-- RECORDS FOR THIS TASK follows --

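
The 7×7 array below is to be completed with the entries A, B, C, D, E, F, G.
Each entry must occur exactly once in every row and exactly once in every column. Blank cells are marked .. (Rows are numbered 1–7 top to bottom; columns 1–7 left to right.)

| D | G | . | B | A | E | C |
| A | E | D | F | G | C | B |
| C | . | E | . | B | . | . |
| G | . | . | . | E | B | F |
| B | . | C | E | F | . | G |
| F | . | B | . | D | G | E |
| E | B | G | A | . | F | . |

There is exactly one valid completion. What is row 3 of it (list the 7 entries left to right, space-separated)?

C F E G B D A

Row 1, column 3: row 1 has {A, B, C, D, E, G} and column 3 has {B, C, D, E, G}, leaving only F.
Row 4, column 3: row 4 has {B, E, F, G} and column 3 has {B, C, D, E, F, G}, leaving only A.
Row 6, column 4: row 6 has {B, D, E, F, G} and column 4 has {A, B, E, F}, leaving only C.
Row 4, column 4: row 4 has {A, B, E, F, G} and column 4 has {A, B, C, E, F}, leaving only D.
Row 3, column 4: row 3 has {B, C, E} and column 4 has {A, B, C, D, E, F}, leaving only G.
Row 4, column 2: row 4 has {A, B, D, E, F, G} and column 2 has {B, E, G}, leaving only C.
Row 6, column 2: row 6 has {B, C, D, E, F, G} and column 2 has {B, C, E, G}, leaving only A.
Row 5, column 2: row 5 has {B, C, E, F, G} and column 2 has {A, B, C, E, G}, leaving only D.
Row 3, column 2: row 3 has {B, C, E, G} and column 2 has {A, B, C, D, E, G}, leaving only F.
Row 5, column 6: row 5 has {B, C, D, E, F, G} and column 6 has {B, C, E, F, G}, leaving only A.
Row 3, column 6: row 3 has {B, C, E, F, G} and column 6 has {A, B, C, E, F, G}, leaving only D.
Row 3, column 7: row 3 has {B, C, D, E, F, G} and column 7 has {B, C, E, F, G}, leaving only A.
So row 3 reads: C F E G B D A.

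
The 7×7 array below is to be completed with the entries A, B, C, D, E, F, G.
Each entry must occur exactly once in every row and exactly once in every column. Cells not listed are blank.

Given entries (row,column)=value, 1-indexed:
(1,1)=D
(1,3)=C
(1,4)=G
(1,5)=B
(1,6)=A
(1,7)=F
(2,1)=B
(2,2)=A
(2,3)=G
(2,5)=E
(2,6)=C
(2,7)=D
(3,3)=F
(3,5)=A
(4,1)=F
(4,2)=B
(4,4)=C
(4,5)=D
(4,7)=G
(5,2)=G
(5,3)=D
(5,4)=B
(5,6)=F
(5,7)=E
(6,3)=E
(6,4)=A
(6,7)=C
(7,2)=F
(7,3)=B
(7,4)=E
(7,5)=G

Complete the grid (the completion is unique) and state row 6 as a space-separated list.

Row 6, column 1: row 6 has {A, C, E} and column 1 has {B, D, F}, leaving only G.
Row 6, column 2: row 6 has {A, C, E, G} and column 2 has {A, B, F, G}, leaving only D.
Row 6, column 5: row 6 has {A, C, D, E, G} and column 5 has {A, B, D, E, G}, leaving only F.
Row 6, column 6: row 6 has {A, C, D, E, F, G} and column 6 has {A, C, F}, leaving only B.
So row 6 reads: G D E A F B C.

G D E A F B C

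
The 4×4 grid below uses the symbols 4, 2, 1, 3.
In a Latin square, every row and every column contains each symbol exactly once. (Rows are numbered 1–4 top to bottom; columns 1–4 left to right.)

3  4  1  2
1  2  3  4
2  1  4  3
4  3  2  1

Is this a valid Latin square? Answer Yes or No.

Each row is a permutation of the 4 symbols, and so is each column.

Yes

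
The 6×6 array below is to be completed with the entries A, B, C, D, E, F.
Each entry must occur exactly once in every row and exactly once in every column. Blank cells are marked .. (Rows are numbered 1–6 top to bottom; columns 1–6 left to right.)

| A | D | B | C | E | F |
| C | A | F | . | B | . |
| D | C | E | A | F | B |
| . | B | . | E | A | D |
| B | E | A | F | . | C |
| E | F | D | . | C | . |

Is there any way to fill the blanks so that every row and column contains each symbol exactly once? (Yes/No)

No row or column among the givens repeats a symbol, and propagating forced cells runs into no contradiction.
One valid completion exists (for instance, A D B C E F / C A F D B E / D C E A F B / F B C E A D / B E A F D C / E F D B C A).

Yes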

-- RECORDS FOR THIS TASK concluded --

#### [INSTRUCTIONS TO FOLLOW]
Which lines of the listing contain the string "below"? Copy each of them.

#### [RESPONSE TO THIS EXERCISE]
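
The 7×7 array below is to be completed with the entries A, B, C, D, E, F, G.
The 7×7 array below is to be completed with the entries A, B, C, D, E, F, G.
The 4×4 grid below uses the symbols 4, 2, 1, 3.
The 6×6 array below is to be completed with the entries A, B, C, D, E, F.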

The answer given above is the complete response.